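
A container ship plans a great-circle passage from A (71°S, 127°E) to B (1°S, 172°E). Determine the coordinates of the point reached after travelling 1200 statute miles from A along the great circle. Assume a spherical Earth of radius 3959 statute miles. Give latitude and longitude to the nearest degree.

≈ (57°S, 150°E)

Write both endpoints as unit vectors p₁, p₂ with components (cos φ cos λ, cos φ sin λ, sin φ).
The central angle between the endpoints is δ = arccos(p₁·p₂) ≈ 1.322 rad (75.7°). The total great-circle distance is δ·R ≈ 1.322 × 3959 ≈ 5232 mi, so the target fraction is f = 1200/5232 ≈ 0.229.
Interpolate at f ≈ 0.229 with slerp weights a = sin((1−f)δ)/sin δ ≈ 0.878, b = sin(fδ)/sin δ ≈ 0.308.
p = a·p₁ + b·p₂ ≈ (-0.477, 0.271, -0.836); φ = arcsin(p_z) ≈ -56.72°, λ = atan2(p_y, p_x) ≈ 150.38°.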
────
Problem statement: Copy the records exactly.

Solution to this task:
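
A container ship plans a great-circle passage from A (71°S, 127°E) to B (1°S, 172°E). Determine the coordinates of the point reached after travelling 1200 statute miles from A along the great circle. Assume a spherical Earth of radius 3959 statute miles. Give latitude and longitude to the nearest degree.

≈ (57°S, 150°E)

Write both endpoints as unit vectors p₁, p₂ with components (cos φ cos λ, cos φ sin λ, sin φ).
The central angle between the endpoints is δ = arccos(p₁·p₂) ≈ 1.322 rad (75.7°). The total great-circle distance is δ·R ≈ 1.322 × 3959 ≈ 5232 mi, so the target fraction is f = 1200/5232 ≈ 0.229.
Interpolate at f ≈ 0.229 with slerp weights a = sin((1−f)δ)/sin δ ≈ 0.878, b = sin(fδ)/sin δ ≈ 0.308.
p = a·p₁ + b·p₂ ≈ (-0.477, 0.271, -0.836); φ = arcsin(p_z) ≈ -56.72°, λ = atan2(p_y, p_x) ≈ 150.38°.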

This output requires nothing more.